TRY IT
Exact reproduction required: the lines below from the line with "The Holloway Succession" to the line with "(1) Where there", both ends included, and no others.

SUPPLIED ENTRIES

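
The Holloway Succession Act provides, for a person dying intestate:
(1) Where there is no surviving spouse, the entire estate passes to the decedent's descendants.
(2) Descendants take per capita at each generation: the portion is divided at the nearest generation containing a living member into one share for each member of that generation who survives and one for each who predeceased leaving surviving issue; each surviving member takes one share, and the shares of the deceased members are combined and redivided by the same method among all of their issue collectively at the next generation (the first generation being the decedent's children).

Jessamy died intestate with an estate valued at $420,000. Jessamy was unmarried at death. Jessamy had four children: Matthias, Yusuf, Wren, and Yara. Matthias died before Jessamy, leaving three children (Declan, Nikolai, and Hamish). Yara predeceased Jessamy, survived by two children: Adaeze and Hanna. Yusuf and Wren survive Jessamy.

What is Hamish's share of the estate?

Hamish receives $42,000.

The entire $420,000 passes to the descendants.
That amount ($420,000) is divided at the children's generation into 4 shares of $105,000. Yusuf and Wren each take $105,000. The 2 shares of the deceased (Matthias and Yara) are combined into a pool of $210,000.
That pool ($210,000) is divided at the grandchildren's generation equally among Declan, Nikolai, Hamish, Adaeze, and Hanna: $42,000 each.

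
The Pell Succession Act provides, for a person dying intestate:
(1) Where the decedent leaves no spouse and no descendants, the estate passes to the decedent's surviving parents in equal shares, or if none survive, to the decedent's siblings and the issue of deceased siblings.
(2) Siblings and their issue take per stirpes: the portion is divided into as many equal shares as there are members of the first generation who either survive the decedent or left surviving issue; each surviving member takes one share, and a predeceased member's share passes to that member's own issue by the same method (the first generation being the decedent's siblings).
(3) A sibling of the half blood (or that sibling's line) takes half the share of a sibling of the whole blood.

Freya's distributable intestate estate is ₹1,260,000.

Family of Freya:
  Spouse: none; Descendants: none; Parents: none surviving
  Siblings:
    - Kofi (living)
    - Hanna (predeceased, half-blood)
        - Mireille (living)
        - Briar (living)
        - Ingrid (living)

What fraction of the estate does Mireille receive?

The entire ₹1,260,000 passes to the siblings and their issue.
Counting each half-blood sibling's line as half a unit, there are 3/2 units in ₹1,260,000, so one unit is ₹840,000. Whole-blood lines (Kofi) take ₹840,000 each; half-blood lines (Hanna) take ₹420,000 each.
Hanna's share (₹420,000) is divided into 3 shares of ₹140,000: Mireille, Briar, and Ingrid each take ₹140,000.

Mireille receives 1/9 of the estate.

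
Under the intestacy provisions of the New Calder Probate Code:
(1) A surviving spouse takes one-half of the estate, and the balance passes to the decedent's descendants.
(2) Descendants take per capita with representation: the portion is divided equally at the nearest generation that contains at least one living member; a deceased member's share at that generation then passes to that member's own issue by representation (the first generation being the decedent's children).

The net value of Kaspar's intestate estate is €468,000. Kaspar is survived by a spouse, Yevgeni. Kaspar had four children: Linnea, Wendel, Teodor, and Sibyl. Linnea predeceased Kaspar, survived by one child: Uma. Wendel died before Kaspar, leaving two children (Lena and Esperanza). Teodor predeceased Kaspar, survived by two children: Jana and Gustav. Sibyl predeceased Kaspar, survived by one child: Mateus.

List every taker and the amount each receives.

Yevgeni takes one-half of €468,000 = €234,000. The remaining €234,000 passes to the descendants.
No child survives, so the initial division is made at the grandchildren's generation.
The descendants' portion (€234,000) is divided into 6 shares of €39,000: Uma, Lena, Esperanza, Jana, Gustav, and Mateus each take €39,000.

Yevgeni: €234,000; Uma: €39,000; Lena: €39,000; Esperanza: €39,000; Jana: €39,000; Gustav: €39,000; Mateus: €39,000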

--

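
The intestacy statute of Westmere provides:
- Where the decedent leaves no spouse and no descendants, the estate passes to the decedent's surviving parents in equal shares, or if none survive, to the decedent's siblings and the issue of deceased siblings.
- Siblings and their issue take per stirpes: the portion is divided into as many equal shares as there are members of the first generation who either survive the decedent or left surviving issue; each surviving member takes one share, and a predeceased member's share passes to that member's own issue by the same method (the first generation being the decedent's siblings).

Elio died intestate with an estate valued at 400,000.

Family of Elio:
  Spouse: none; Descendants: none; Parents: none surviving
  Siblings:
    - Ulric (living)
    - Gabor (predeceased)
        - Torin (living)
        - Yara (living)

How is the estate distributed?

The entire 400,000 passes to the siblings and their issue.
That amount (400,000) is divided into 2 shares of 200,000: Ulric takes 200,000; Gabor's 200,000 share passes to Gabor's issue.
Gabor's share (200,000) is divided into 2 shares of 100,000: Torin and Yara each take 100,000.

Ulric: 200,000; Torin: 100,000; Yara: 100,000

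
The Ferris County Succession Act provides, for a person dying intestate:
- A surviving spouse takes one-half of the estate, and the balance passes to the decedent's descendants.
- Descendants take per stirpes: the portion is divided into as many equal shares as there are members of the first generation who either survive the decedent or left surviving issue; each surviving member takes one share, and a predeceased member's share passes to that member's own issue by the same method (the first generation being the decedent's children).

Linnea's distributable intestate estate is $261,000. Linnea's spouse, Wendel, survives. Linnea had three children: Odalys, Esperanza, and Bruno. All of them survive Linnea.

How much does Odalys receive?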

ANSWER FOR THE TASK
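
The Holloway Succession Act provides, for a person dying intestate:
(1) Where there is no surviving spouse, the entire estate passes to the decedent's descendants.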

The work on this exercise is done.